#### Assignment:
Starting at the line that contains "All times are in units.", return every line through the end of the entries below, exactly and with nothing else.

#### Extracted records:

══════

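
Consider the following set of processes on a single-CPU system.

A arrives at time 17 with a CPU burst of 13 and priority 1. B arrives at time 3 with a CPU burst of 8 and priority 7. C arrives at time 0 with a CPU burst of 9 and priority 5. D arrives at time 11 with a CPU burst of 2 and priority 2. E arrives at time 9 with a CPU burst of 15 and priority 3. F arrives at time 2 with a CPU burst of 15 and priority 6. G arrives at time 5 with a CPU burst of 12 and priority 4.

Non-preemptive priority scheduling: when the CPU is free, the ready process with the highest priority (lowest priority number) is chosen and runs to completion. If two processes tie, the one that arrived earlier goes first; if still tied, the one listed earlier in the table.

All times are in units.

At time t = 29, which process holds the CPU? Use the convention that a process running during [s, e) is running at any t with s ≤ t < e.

A

Timeline: | C 0-9 | E 9-24 | A 24-37 | D 37-39 | G 39-51 | F 51-66 | B 66-74 |
Completion: A=37  B=74  C=9  D=39  E=24  F=66  G=51
Turnaround (C−A): A=20  B=71  C=9  D=28  E=15  F=64  G=46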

══════

#### Answer:
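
All times are in units.

At time t = 29, which process holds the CPU? Use the convention that a process running during [s, e) is running at any t with s ≤ t < e.

A

Timeline: | C 0-9 | E 9-24 | A 24-37 | D 37-39 | G 39-51 | F 51-66 | B 66-74 |
Completion: A=37  B=74  C=9  D=39  E=24  F=66  G=51
Turnaround (C−A): A=20  B=71  C=9  D=28  E=15  F=64  G=46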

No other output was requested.